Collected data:
* * * *
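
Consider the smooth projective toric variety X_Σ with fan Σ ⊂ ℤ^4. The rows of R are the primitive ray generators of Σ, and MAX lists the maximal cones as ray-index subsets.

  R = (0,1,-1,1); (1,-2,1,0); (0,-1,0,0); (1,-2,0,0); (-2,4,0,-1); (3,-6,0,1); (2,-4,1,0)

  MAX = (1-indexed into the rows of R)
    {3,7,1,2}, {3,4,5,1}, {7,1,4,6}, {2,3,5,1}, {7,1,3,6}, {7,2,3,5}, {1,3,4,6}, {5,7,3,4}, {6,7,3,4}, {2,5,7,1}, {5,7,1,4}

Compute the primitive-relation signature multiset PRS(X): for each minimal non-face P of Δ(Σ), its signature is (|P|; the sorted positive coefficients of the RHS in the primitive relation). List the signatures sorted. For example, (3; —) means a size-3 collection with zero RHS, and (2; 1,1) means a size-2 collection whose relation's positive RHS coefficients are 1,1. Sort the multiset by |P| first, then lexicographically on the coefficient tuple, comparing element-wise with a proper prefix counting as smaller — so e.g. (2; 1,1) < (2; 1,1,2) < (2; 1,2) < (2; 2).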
* * * *
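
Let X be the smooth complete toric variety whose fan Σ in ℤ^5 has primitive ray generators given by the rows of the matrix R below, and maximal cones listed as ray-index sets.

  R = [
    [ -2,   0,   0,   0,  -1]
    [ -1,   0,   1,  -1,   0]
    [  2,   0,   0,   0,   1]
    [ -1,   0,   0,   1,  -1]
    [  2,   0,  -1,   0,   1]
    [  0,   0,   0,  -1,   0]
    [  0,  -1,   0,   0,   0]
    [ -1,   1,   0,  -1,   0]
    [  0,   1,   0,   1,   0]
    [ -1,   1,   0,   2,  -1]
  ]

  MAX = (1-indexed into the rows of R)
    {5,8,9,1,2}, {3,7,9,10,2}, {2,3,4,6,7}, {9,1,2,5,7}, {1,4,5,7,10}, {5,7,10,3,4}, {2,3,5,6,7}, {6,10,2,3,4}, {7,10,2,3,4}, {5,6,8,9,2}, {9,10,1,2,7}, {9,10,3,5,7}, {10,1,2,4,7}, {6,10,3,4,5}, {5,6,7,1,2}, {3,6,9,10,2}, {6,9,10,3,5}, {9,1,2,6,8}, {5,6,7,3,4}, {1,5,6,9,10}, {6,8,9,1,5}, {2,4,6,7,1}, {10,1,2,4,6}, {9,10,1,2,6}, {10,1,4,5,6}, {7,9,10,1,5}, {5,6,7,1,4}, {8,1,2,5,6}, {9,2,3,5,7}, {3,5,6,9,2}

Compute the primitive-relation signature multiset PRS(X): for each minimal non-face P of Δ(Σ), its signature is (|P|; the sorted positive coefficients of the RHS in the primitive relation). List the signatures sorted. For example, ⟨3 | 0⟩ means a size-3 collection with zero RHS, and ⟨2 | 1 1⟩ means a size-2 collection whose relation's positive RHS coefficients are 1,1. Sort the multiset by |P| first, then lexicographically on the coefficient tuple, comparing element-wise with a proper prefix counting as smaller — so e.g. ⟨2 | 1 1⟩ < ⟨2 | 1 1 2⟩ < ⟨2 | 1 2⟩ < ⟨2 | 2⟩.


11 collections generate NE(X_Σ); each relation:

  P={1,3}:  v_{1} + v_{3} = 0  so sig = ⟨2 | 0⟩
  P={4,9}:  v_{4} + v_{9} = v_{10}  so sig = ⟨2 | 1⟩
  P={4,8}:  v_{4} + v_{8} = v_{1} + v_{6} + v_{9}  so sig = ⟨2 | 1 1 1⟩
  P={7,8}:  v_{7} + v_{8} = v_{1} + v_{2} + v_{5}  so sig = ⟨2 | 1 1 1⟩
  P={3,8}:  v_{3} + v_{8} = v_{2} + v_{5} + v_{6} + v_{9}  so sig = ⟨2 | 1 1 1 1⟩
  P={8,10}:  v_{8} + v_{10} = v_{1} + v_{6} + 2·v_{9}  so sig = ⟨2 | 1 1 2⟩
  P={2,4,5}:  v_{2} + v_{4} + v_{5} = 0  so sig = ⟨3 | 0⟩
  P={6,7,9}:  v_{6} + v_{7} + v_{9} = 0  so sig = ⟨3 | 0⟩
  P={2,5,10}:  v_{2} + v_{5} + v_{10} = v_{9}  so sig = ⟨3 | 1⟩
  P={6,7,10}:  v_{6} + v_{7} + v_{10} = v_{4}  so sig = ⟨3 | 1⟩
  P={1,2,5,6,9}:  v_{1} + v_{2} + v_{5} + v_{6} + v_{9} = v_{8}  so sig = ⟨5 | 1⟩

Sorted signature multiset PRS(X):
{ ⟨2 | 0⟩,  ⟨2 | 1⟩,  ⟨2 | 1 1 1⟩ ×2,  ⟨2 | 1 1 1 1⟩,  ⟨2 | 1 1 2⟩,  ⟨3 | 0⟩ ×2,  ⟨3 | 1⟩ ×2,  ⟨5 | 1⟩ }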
* * * *
Prompt:
Take the stretch of lines above from the one containing "Consider the smooth" through the one containing "(2; 1,2) < (2; 2)." and repeat it exactly, adding no other line.

Response:
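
Consider the smooth projective toric variety X_Σ with fan Σ ⊂ ℤ^4. The rows of R are the primitive ray generators of Σ, and MAX lists the maximal cones as ray-index subsets.

  R = (0,1,-1,1); (1,-2,1,0); (0,-1,0,0); (1,-2,0,0); (-2,4,0,-1); (3,-6,0,1); (2,-4,1,0)

  MAX = (1-indexed into the rows of R)
    {3,7,1,2}, {3,4,5,1}, {7,1,4,6}, {2,3,5,1}, {7,1,3,6}, {7,2,3,5}, {1,3,4,6}, {5,7,3,4}, {6,7,3,4}, {2,5,7,1}, {5,7,1,4}

Compute the primitive-relation signature multiset PRS(X): for each minimal non-face P of Δ(Σ), its signature is (|P|; the sorted positive coefficients of the RHS in the primitive relation). List the signatures sorted. For example, (3; —) means a size-3 collection with zero RHS, and (2; 1,1) means a size-2 collection whose relation's positive RHS coefficients are 1,1. Sort the multiset by |P| first, then lexicographically on the coefficient tuple, comparing element-wise with a proper prefix counting as smaller — so e.g. (2; 1,1) < (2; 1,1,2) < (2; 1,2) < (2; 2).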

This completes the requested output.